● **Your instructions**
Which lines of the listing hold the string "effort"? Show each of them.

======

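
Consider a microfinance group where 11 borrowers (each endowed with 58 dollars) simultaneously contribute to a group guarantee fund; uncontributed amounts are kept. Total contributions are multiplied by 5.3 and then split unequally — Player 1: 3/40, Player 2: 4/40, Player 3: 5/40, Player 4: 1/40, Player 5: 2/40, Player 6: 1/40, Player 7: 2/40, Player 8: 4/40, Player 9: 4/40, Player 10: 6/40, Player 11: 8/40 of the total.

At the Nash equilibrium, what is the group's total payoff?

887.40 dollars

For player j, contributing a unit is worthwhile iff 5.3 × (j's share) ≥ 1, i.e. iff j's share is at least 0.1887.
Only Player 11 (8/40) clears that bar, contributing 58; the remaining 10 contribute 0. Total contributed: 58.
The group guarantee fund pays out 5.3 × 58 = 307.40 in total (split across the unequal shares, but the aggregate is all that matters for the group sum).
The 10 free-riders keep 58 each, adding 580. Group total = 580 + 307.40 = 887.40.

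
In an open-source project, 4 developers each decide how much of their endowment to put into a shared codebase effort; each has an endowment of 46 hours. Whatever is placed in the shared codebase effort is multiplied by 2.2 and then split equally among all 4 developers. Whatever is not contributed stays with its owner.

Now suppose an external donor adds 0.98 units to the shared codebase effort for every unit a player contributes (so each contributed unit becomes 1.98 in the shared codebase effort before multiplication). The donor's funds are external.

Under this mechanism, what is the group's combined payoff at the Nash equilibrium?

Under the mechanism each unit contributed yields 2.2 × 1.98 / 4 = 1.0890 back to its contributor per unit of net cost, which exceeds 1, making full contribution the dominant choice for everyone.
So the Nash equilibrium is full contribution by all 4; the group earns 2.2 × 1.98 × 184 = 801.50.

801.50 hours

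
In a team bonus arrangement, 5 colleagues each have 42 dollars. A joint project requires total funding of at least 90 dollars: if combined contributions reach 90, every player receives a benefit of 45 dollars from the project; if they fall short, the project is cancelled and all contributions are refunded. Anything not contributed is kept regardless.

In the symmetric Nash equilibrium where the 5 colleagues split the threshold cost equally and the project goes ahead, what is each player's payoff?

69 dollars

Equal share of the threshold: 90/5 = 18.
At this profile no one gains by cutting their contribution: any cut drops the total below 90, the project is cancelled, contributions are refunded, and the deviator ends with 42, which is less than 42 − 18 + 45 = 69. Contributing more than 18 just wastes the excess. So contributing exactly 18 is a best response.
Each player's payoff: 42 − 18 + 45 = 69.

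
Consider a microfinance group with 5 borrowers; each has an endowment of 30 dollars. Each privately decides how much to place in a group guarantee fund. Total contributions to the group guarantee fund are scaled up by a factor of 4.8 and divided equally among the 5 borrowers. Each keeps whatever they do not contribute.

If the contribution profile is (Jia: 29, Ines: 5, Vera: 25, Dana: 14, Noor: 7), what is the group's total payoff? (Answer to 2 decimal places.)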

======

● **Written solution**
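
In an open-source project, 4 developers each decide how much of their endowment to put into a shared codebase effort; each has an endowment of 46 hours. Whatever is placed in the shared codebase effort is multiplied by 2.2 and then split equally among all 4 developers. Whatever is not contributed stays with its owner.
Now suppose an external donor adds 0.98 units to the shared codebase effort for every unit a player contributes (so each contributed unit becomes 1.98 in the shared codebase effort before multiplication). The donor's funds are external.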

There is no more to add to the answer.